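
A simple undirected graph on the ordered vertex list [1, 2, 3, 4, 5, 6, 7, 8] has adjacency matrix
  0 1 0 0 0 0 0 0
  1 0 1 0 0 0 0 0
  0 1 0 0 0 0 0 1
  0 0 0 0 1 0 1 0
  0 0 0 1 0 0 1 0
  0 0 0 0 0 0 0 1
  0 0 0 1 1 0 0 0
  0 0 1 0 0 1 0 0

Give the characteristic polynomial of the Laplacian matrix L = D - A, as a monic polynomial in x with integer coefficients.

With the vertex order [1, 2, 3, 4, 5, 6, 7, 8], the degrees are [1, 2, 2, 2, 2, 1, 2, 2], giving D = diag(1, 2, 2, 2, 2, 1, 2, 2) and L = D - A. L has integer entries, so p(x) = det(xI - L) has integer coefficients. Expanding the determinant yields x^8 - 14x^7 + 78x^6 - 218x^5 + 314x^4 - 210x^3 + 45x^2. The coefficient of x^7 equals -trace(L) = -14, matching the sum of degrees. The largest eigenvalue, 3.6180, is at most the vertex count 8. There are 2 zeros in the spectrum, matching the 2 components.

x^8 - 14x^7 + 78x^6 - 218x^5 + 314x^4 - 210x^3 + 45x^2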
...
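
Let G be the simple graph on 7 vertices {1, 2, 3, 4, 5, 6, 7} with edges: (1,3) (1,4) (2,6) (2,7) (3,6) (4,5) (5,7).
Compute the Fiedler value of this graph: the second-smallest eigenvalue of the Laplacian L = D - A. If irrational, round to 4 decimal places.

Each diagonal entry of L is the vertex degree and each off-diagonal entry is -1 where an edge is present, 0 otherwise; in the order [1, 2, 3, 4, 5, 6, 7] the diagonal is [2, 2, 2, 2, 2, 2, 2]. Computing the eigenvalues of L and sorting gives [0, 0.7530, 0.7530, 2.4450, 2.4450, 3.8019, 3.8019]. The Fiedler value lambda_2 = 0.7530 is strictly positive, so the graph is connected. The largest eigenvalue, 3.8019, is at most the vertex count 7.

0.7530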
...
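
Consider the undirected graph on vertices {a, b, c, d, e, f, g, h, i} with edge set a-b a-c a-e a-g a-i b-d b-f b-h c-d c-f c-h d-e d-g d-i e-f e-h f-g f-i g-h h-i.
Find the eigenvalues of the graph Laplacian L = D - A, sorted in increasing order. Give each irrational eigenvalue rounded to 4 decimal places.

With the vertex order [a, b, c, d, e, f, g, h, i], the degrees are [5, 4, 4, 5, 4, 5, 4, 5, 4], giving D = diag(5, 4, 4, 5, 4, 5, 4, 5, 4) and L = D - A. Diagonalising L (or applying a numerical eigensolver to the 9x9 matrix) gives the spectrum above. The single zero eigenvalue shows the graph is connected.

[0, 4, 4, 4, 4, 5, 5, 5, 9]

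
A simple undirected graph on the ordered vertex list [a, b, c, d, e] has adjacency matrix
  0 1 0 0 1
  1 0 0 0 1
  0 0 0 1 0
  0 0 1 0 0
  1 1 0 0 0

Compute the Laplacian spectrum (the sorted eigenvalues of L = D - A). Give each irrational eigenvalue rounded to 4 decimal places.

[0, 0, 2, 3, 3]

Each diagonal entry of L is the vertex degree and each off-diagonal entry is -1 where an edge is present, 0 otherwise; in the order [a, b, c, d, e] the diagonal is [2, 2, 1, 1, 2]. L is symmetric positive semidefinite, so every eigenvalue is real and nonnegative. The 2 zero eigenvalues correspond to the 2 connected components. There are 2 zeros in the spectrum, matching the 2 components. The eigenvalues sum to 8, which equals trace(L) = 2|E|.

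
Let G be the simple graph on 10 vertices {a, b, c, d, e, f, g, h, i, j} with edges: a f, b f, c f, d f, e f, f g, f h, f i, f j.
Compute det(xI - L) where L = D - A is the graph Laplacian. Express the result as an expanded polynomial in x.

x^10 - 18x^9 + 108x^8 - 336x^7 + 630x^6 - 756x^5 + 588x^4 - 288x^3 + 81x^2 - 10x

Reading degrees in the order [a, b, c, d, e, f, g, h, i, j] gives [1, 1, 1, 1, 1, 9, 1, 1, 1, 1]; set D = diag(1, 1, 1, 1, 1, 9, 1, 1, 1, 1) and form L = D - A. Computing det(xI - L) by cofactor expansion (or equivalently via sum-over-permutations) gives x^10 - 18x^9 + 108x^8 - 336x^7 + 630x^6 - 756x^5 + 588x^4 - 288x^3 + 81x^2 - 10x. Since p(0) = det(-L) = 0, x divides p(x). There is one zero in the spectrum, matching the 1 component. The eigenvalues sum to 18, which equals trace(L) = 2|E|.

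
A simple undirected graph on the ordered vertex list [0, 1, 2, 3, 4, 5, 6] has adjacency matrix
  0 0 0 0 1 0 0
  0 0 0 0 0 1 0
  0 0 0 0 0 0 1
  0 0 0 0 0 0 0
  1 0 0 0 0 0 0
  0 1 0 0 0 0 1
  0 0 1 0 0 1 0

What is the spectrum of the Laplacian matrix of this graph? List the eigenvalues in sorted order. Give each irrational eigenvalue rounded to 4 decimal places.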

◆ **What you are asked to do**
Retype exactly the lines of the data above that fall between the line with "1 0 1 0 0 0 0 0" and the line with "0 0 1 0 0 1 0 0", inclusive, and add nothing.

◆ **Exercise response**
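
  1 0 1 0 0 0 0 0
  0 1 0 0 0 0 0 1
  0 0 0 0 1 0 1 0
  0 0 0 1 0 0 1 0
  0 0 0 0 0 0 0 1
  0 0 0 1 1 0 0 0
  0 0 1 0 0 1 0 0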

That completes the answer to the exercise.